* _TASK ITEM_:
Work through the lines below and count those holding "What"; reply with the number only.
*** AVAILABLE DATA ***
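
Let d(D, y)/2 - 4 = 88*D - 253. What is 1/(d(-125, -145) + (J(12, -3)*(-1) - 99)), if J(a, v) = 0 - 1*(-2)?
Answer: -1/22599 ≈ -4.4250e-5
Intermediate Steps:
d(D, y) = -498 + 176*D (d(D, y) = 8 + 2*(88*D - 253) = 8 + 2*(-253 + 88*D) = 8 + (-506 + 176*D) = -498 + 176*D)
J(a, v) = 2 (J(a, v) = 0 + 2 = 2)
1/(d(-125, -145) + (J(12, -3)*(-1) - 99)) = 1/((-498 + 176*(-125)) + (2*(-1) - 99)) = 1/((-498 - 22000) + (-2 - 99)) = 1/(-22498 - 101) = 1/(-22599) = -1/22599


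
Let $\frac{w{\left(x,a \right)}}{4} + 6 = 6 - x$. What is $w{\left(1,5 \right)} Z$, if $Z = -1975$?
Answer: $7900$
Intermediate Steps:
$w{\left(x,a \right)} = - 4 x$ ($w{\left(x,a \right)} = -24 + 4 \left(6 - x\right) = -24 - \left(-24 + 4 x\right) = - 4 x$)
$w{\left(1,5 \right)} Z = \left(-4\right) 1 \left(-1975\right) = \left(-4\right) \left(-1975\right) = 7900$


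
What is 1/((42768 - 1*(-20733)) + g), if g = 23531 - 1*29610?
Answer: 1/57422 ≈ 1.7415e-5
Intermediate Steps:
g = -6079 (g = 23531 - 29610 = -6079)
1/((42768 - 1*(-20733)) + g) = 1/((42768 - 1*(-20733)) - 6079) = 1/((42768 + 20733) - 6079) = 1/(63501 - 6079) = 1/57422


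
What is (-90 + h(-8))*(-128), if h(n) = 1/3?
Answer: 34432/3 ≈ 11477.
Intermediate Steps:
h(n) = ⅓
(-90 + h(-8))*(-128) = (-90 + ⅓)*(-128) = -269/3*(-128) = 34432/3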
*** End of AVAILABLE DATA ***
* _RESULT OF THIS EXERCISE_:
4